Supplied entries:
[Start of Attachment]
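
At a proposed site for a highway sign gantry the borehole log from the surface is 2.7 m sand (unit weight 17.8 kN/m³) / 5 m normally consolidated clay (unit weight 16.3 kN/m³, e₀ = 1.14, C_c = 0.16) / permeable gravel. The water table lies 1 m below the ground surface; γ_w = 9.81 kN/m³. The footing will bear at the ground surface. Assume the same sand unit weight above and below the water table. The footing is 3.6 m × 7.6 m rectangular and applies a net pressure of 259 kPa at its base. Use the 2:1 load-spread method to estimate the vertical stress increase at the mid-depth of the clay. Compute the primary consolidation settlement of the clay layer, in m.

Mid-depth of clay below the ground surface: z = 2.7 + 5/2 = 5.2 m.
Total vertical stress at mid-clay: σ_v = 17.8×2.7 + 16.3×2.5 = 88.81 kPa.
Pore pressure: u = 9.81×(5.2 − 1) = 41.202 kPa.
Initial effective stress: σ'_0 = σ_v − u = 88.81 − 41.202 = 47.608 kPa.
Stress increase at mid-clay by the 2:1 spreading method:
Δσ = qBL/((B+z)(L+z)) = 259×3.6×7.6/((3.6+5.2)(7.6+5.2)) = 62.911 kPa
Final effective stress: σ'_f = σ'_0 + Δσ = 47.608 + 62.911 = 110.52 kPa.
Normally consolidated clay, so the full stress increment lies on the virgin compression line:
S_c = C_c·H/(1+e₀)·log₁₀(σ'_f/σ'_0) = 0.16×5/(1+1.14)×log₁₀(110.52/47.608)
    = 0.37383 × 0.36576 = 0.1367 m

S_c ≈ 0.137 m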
[End of Attachment]
Work to complete: Starting at the first line and ending at the last, retype the entries above.

Solution below:
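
At a proposed site for a highway sign gantry the borehole log from the surface is 2.7 m sand (unit weight 17.8 kN/m³) / 5 m normally consolidated clay (unit weight 16.3 kN/m³, e₀ = 1.14, C_c = 0.16) / permeable gravel. The water table lies 1 m below the ground surface; γ_w = 9.81 kN/m³. The footing will bear at the ground surface. Assume the same sand unit weight above and below the water table. The footing is 3.6 m × 7.6 m rectangular and applies a net pressure of 259 kPa at its base. Use the 2:1 load-spread method to estimate the vertical stress increase at the mid-depth of the clay. Compute the primary consolidation settlement of the clay layer, in m.

Mid-depth of clay below the ground surface: z = 2.7 + 5/2 = 5.2 m.
Total vertical stress at mid-clay: σ_v = 17.8×2.7 + 16.3×2.5 = 88.81 kPa.
Pore pressure: u = 9.81×(5.2 − 1) = 41.202 kPa.
Initial effective stress: σ'_0 = σ_v − u = 88.81 − 41.202 = 47.608 kPa.
Stress increase at mid-clay by the 2:1 spreading method:
Δσ = qBL/((B+z)(L+z)) = 259×3.6×7.6/((3.6+5.2)(7.6+5.2)) = 62.911 kPa
Final effective stress: σ'_f = σ'_0 + Δσ = 47.608 + 62.911 = 110.52 kPa.
Normally consolidated clay, so the full stress increment lies on the virgin compression line:
S_c = C_c·H/(1+e₀)·log₁₀(σ'_f/σ'_0) = 0.16×5/(1+1.14)×log₁₀(110.52/47.608)
    = 0.37383 × 0.36576 = 0.1367 m

S_c ≈ 0.137 m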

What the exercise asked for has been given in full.